ACTIVITY:
In the records below, find each line holding the word "spline" and copy it.

DATA IN THIS EXERCISE:
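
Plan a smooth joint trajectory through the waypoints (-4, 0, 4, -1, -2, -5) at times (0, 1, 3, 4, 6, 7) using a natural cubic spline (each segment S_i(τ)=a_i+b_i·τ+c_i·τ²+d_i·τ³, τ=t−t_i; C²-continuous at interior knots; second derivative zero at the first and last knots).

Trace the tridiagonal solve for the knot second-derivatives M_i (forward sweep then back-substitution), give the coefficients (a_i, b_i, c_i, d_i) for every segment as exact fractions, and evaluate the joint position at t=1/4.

Δ: Δ0=4, Δ1=2, Δ2=-5, Δ3=-1/2, Δ4=-3
row 1: diag=6, rhs=-12; c'=1/3, d'=-2
row 2: denom=6−2·1/3=16/3; d'=(-42−2·-2)/(16/3)=-57/8
row 3: denom=6−1·3/16=93/16; d'=(27−1·-57/8)/(93/16)=182/31
row 4: denom=6−2·32/93=494/93; d'=(-15−2·182/31)/(494/93)=-2487/494
back: M4=-2487/494
back: M3=182/31−32/93·-2487/494=1878/247
back: M2=-57/8−3/16·1878/247=-2112/247
back: M1=-2−1/3·-2112/247=210/247
M: M0=0, M1=210/247, M2=-2112/247, M3=1878/247, M4=-2487/494, M5=0
seg 0: a=-4, c=M0/2=0, d=(M1−M0)/(6·1)=35/247, b=Δ0−h0·(2M0+M1)/6=953/247
seg 1: a=0, c=M1/2=105/247, d=(M2−M1)/(6·2)=-387/494, b=Δ1−h1·(2M1+M2)/6=1058/247
seg 2: a=4, c=M2/2=-1056/247, d=(M3−M2)/(6·1)=35/13, b=Δ2−h2·(2M2+M3)/6=-844/247
seg 3: a=-1, c=M3/2=939/247, d=(M4−M3)/(6·2)=-2081/1976, b=Δ3−h3·(2M3+M4)/6=-961/247
seg 4: a=-2, c=M4/2=-2487/988, d=(M5−M4)/(6·1)=829/988, b=Δ4−h4·(2M4+M5)/6=-653/494
t_q=1/4 → seg 0, τ=1/4; S=-4+953/247·τ+0·τ²+35/247·τ³=-47949/15808

  seg 0: a=-4 b=953/247 c=0 d=35/247
  seg 1: a=0 b=1058/247 c=105/247 d=-387/494
  seg 2: a=4 b=-844/247 c=-1056/247 d=35/13
  seg 3: a=-1 b=-961/247 c=939/247 d=-2081/1976
  seg 4: a=-2 b=-653/494 c=-2487/988 d=829/988
S(1/4) = -47949/15808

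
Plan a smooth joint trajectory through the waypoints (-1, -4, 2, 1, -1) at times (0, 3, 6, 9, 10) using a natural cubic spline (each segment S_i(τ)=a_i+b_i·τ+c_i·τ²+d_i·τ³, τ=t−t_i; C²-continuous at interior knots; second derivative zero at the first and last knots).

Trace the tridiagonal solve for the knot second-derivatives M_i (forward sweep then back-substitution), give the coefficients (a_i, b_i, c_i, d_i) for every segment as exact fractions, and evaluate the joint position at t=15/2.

Δ: Δ0=-1, Δ1=2, Δ2=-1/3, Δ3=-2
row 1: diag=12, rhs=18; c'=1/4, d'=3/2
row 2: denom=12−3·1/4=45/4; d'=(-14−3·3/2)/(45/4)=-74/45
row 3: denom=8−3·4/15=36/5; d'=(-10−3·-74/45)/(36/5)=-19/27
back: M3=-19/27
back: M2=-74/45−4/15·-19/27=-118/81
back: M1=3/2−1/4·-118/81=151/81
M: M0=0, M1=151/81, M2=-118/81, M3=-19/27, M4=0
seg 0: a=-1, c=M0/2=0, d=(M1−M0)/(6·3)=151/1458, b=Δ0−h0·(2M0+M1)/6=-313/162
seg 1: a=-4, c=M1/2=151/162, d=(M2−M1)/(6·3)=-269/1458, b=Δ1−h1·(2M1+M2)/6=70/81
seg 2: a=2, c=M2/2=-59/81, d=(M3−M2)/(6·3)=61/1458, b=Δ2−h2·(2M2+M3)/6=239/162
seg 3: a=1, c=M3/2=-19/54, d=(M4−M3)/(6·1)=19/162, b=Δ3−h3·(2M3+M4)/6=-143/81
t_q=15/2 → seg 2, τ=3/2; S=2+239/162·τ+-59/81·τ²+61/1458·τ³=391/144

  seg 0: a=-1 b=-313/162 c=0 d=151/1458
  seg 1: a=-4 b=70/81 c=151/162 d=-269/1458
  seg 2: a=2 b=239/162 c=-59/81 d=61/1458
  seg 3: a=1 b=-143/81 c=-19/54 d=19/162
S(15/2) = 391/144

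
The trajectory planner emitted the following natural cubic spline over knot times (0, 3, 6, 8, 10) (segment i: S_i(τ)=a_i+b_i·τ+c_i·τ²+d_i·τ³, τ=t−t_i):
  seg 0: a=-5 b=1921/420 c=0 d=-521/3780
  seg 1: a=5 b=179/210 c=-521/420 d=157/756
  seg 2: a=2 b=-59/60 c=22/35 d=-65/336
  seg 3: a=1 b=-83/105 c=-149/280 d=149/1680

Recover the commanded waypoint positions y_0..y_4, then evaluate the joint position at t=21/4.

y_0=-5 y_1=5 y_2=2 y_3=1 y_4=-2
S(21/4) = 26911/8960

y_0 = S_0(0) = a_0 = -5
y_1 = S_1(0) = a_1 = 5
y_2 = S_2(0) = a_2 = 2
y_3 = S_3(0) = a_3 = 1
y_4 = S_3(2) = -2
t_q=21/4 is in segment 1 (τ=9/4); S_1(τ)=26911/8960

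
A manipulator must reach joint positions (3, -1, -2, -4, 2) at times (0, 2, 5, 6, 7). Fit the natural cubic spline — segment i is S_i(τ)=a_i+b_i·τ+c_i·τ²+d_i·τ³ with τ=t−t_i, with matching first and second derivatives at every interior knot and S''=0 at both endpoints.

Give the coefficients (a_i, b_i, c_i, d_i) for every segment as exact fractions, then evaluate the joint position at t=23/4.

  seg 0: a=3 b=-1109/411 c=0 d=287/1644
  seg 1: a=-1 b=-248/411 c=287/274 d=-787/2466
  seg 2: a=-2 b=-2413/822 c=-250/137 d=2269/822
  seg 3: a=-4 b=697/411 c=1769/274 d=-1769/822
S(23/4) = -71259/17536

Δ: Δ0=-2, Δ1=-1/3, Δ2=-2, Δ3=6
row 1: diag=10, rhs=10; c'=3/10, d'=1
row 2: denom=8−3·3/10=71/10; d'=(-10−3·1)/(71/10)=-130/71
row 3: denom=4−1·10/71=274/71; d'=(48−1·-130/71)/(274/71)=1769/137
back: M3=1769/137
back: M2=-130/71−10/71·1769/137=-500/137
back: M1=1−3/10·-500/137=287/137
M: M0=0, M1=287/137, M2=-500/137, M3=1769/137, M4=0
seg 0: a=3, c=M0/2=0, d=(M1−M0)/(6·2)=287/1644, b=Δ0−h0·(2M0+M1)/6=-1109/411
seg 1: a=-1, c=M1/2=287/274, d=(M2−M1)/(6·3)=-787/2466, b=Δ1−h1·(2M1+M2)/6=-248/411
seg 2: a=-2, c=M2/2=-250/137, d=(M3−M2)/(6·1)=2269/822, b=Δ2−h2·(2M2+M3)/6=-2413/822
seg 3: a=-4, c=M3/2=1769/274, d=(M4−M3)/(6·1)=-1769/822, b=Δ3−h3·(2M3+M4)/6=697/411
t_q=23/4 → seg 2, τ=3/4; S=-2+-2413/822·τ+-250/137·τ²+2269/822·τ³=-71259/17536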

EXERCISE RESULT:
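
Plan a smooth joint trajectory through the waypoints (-4, 0, 4, -1, -2, -5) at times (0, 1, 3, 4, 6, 7) using a natural cubic spline (each segment S_i(τ)=a_i+b_i·τ+c_i·τ²+d_i·τ³, τ=t−t_i; C²-continuous at interior knots; second derivative zero at the first and last knots).
Plan a smooth joint trajectory through the waypoints (-1, -4, 2, 1, -1) at times (0, 3, 6, 9, 10) using a natural cubic spline (each segment S_i(τ)=a_i+b_i·τ+c_i·τ²+d_i·τ³, τ=t−t_i; C²-continuous at interior knots; second derivative zero at the first and last knots).
The trajectory planner emitted the following natural cubic spline over knot times (0, 3, 6, 8, 10) (segment i: S_i(τ)=a_i+b_i·τ+c_i·τ²+d_i·τ³, τ=t−t_i):
A manipulator must reach joint positions (3, -1, -2, -4, 2) at times (0, 2, 5, 6, 7). Fit the natural cubic spline — segment i is S_i(τ)=a_i+b_i·τ+c_i·τ²+d_i·τ³ with τ=t−t_i, with matching first and second derivatives at every interior knot and S''=0 at both endpoints.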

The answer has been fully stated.